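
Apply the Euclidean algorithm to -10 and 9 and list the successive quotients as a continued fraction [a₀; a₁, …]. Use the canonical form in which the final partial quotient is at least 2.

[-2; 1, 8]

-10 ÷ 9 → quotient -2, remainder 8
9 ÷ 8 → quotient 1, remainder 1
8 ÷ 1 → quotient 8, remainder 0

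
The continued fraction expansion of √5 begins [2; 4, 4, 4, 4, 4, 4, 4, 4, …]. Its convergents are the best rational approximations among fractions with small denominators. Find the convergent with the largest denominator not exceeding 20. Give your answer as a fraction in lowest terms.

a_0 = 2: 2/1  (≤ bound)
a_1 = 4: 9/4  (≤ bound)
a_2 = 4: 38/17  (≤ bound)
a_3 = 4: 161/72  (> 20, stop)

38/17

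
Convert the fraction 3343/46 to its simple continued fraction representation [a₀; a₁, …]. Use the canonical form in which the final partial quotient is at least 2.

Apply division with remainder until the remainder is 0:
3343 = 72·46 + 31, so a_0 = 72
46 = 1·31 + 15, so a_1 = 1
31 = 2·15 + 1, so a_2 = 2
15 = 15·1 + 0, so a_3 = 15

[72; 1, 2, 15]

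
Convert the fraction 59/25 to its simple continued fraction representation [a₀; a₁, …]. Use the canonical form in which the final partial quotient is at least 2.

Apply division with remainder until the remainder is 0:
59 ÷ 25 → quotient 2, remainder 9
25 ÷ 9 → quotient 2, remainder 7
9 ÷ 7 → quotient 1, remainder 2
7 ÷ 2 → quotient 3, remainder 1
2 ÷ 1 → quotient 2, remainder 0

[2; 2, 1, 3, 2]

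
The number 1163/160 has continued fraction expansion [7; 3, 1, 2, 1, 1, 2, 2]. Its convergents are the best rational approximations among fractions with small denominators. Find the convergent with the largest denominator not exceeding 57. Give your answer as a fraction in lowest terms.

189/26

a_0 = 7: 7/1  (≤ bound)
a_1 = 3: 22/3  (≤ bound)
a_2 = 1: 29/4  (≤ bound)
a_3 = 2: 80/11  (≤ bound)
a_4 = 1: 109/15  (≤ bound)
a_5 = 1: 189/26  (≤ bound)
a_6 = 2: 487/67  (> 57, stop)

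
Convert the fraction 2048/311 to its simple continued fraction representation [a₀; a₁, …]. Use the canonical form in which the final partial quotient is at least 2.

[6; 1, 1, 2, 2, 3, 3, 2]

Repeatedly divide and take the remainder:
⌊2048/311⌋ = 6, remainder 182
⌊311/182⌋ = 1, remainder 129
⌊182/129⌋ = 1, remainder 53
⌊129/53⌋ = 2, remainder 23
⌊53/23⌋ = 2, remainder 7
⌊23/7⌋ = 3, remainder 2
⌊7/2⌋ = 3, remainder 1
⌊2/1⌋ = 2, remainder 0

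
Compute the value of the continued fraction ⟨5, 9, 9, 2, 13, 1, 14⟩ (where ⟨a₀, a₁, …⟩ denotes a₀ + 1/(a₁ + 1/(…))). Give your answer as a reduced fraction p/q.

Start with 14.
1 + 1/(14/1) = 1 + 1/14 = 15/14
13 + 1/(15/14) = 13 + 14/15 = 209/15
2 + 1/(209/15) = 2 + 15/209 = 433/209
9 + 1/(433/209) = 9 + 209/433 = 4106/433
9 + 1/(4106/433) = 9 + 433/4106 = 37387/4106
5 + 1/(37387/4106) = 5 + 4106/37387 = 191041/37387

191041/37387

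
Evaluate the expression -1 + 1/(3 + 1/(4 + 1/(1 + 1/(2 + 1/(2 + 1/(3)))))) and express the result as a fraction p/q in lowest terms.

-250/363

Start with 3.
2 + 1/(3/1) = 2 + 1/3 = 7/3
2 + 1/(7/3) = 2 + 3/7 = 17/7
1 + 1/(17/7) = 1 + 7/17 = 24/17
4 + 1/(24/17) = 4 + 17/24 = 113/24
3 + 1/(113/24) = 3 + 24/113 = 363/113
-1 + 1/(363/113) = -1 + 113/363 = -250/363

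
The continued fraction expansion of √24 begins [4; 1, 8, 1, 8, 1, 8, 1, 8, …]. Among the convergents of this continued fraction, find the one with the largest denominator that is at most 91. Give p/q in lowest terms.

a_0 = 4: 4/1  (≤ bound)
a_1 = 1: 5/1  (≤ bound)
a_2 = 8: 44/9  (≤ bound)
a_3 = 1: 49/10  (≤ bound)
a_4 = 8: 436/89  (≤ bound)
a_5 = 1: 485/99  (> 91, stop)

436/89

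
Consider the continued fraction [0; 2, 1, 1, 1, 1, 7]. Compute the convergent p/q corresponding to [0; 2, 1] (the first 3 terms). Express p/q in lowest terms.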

----

_WHAT THE EXERCISE ASKS_
Each line from the one with "The continued fraction expansion of √24" to the end of the material should be duplicated exactly, and no other line.

_ANSWER SPACE_
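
The continued fraction expansion of √24 begins [4; 1, 8, 1, 8, 1, 8, 1, 8, …]. Among the convergents of this continued fraction, find the one with the largest denominator that is at most 91. Give p/q in lowest terms.

a_0 = 4: 4/1  (≤ bound)
a_1 = 1: 5/1  (≤ bound)
a_2 = 8: 44/9  (≤ bound)
a_3 = 1: 49/10  (≤ bound)
a_4 = 8: 436/89  (≤ bound)
a_5 = 1: 485/99  (> 91, stop)

436/89

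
Consider the continued fraction [0; 2, 1, 1, 1, 1, 7]. Compute the convergent p/q corresponding to [0; 2, 1] (the first 3 terms). Express p/q in lowest terms.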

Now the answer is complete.